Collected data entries
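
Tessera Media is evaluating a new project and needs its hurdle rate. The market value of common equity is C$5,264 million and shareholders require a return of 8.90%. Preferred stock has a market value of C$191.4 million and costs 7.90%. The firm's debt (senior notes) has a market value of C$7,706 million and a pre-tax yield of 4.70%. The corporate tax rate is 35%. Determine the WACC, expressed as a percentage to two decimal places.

Total capital V = 5264 + 191.4 + 7706 = 13161.4.
Equity: weight = 5264/13161.4 = 0.4000; cost = 8.9%.
Preferred: weight = 191.4/13161.4 = 0.0145; cost = 7.9%.
Senior notes: weight = 7706/13161.4 = 0.5855; after-tax cost = 4.7% × (1 − 35%) = 3.0550%.
WACC = 0.4000 × 8.9000% + 0.0145 × 7.9000% + 0.5855 × 3.0550% = 5.4632%.

5.46%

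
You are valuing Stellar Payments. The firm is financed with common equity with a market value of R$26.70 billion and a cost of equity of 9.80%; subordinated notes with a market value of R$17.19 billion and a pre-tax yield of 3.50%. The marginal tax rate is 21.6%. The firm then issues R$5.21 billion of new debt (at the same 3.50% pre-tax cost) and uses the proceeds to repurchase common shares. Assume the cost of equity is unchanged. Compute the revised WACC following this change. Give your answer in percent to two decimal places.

After the change:
Total capital V = 21.49 + 22.4 = 43.89.
Equity: weight = 21.49/43.89 = 0.4896; cost = 9.8%.
Subordinated notes: weight = 22.4/43.89 = 0.5104; after-tax cost = 3.5% × (1 − 21.6%) = 2.7440%.
WACC = 0.4896 × 9.8000% + 0.5104 × 2.7440% = 6.1989%.

6.20%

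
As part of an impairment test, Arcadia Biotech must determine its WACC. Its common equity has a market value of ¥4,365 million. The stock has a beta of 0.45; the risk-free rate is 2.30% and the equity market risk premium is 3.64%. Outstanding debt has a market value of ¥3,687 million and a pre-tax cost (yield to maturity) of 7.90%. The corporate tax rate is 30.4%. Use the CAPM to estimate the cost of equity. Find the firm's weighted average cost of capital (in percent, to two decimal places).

4.65%

Cost of equity via CAPM: Re = 2.3% + 0.45 × 3.64% = 3.9380%.
Total capital V = 4365 + 3687 = 8052.
Equity: weight = 4365/8052 = 0.5421; cost = 3.938%.
Debt: weight = 3687/8052 = 0.4579; after-tax cost = 7.9% × (1 − 30.4%) = 5.4984%.
WACC = 0.5421 × 3.9380% + 0.4579 × 5.4984% = 4.6525%.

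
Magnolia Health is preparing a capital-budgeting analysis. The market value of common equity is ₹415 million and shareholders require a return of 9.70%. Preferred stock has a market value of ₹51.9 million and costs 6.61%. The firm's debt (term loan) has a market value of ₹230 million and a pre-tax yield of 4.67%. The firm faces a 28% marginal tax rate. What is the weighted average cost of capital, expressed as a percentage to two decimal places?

7.38%

Total capital V = 415 + 51.9 + 230 = 696.9.
Equity: weight = 415/696.9 = 0.5955; cost = 9.7%.
Preferred: weight = 51.9/696.9 = 0.0745; cost = 6.61%.
Term loan: weight = 230/696.9 = 0.3300; after-tax cost = 4.67% × (1 − 28%) = 3.3624%.
WACC = 0.5955 × 9.7000% + 0.0745 × 6.6100% + 0.3300 × 3.3624% = 7.3783%.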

**TO DO**
Exactly as they stand, repeat all the records.

**EXERCISE OUTPUT**
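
Tessera Media is evaluating a new project and needs its hurdle rate. The market value of common equity is C$5,264 million and shareholders require a return of 8.90%. Preferred stock has a market value of C$191.4 million and costs 7.90%. The firm's debt (senior notes) has a market value of C$7,706 million and a pre-tax yield of 4.70%. The corporate tax rate is 35%. Determine the WACC, expressed as a percentage to two decimal places.

Total capital V = 5264 + 191.4 + 7706 = 13161.4.
Equity: weight = 5264/13161.4 = 0.4000; cost = 8.9%.
Preferred: weight = 191.4/13161.4 = 0.0145; cost = 7.9%.
Senior notes: weight = 7706/13161.4 = 0.5855; after-tax cost = 4.7% × (1 − 35%) = 3.0550%.
WACC = 0.4000 × 8.9000% + 0.0145 × 7.9000% + 0.5855 × 3.0550% = 5.4632%.

5.46%

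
You are valuing Stellar Payments. The firm is financed with common equity with a market value of R$26.70 billion and a cost of equity of 9.80%; subordinated notes with a market value of R$17.19 billion and a pre-tax yield of 3.50%. The marginal tax rate is 21.6%. The firm then issues R$5.21 billion of new debt (at the same 3.50% pre-tax cost) and uses the proceeds to repurchase common shares. Assume the cost of equity is unchanged. Compute the revised WACC following this change. Give your answer in percent to two decimal places.

After the change:
Total capital V = 21.49 + 22.4 = 43.89.
Equity: weight = 21.49/43.89 = 0.4896; cost = 9.8%.
Subordinated notes: weight = 22.4/43.89 = 0.5104; after-tax cost = 3.5% × (1 − 21.6%) = 2.7440%.
WACC = 0.4896 × 9.8000% + 0.5104 × 2.7440% = 6.1989%.

6.20%

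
As part of an impairment test, Arcadia Biotech must determine its WACC. Its common equity has a market value of ¥4,365 million. The stock has a beta of 0.45; the risk-free rate is 2.30% and the equity market risk premium is 3.64%. Outstanding debt has a market value of ¥3,687 million and a pre-tax cost (yield to maturity) of 7.90%. The corporate tax rate is 30.4%. Use the CAPM to estimate the cost of equity. Find the firm's weighted average cost of capital (in percent, to two decimal places).

4.65%

Cost of equity via CAPM: Re = 2.3% + 0.45 × 3.64% = 3.9380%.
Total capital V = 4365 + 3687 = 8052.
Equity: weight = 4365/8052 = 0.5421; cost = 3.938%.
Debt: weight = 3687/8052 = 0.4579; after-tax cost = 7.9% × (1 − 30.4%) = 5.4984%.
WACC = 0.5421 × 3.9380% + 0.4579 × 5.4984% = 4.6525%.

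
Magnolia Health is preparing a capital-budgeting analysis. The market value of common equity is ₹415 million and shareholders require a return of 9.70%. Preferred stock has a market value of ₹51.9 million and costs 6.61%. The firm's debt (term loan) has a market value of ₹230 million and a pre-tax yield of 4.67%. The firm faces a 28% marginal tax rate. What is the weighted average cost of capital, expressed as a percentage to two decimal places?

7.38%

Total capital V = 415 + 51.9 + 230 = 696.9.
Equity: weight = 415/696.9 = 0.5955; cost = 9.7%.
Preferred: weight = 51.9/696.9 = 0.0745; cost = 6.61%.
Term loan: weight = 230/696.9 = 0.3300; after-tax cost = 4.67% × (1 − 28%) = 3.3624%.
WACC = 0.5955 × 9.7000% + 0.0745 × 6.6100% + 0.3300 × 3.3624% = 7.3783%.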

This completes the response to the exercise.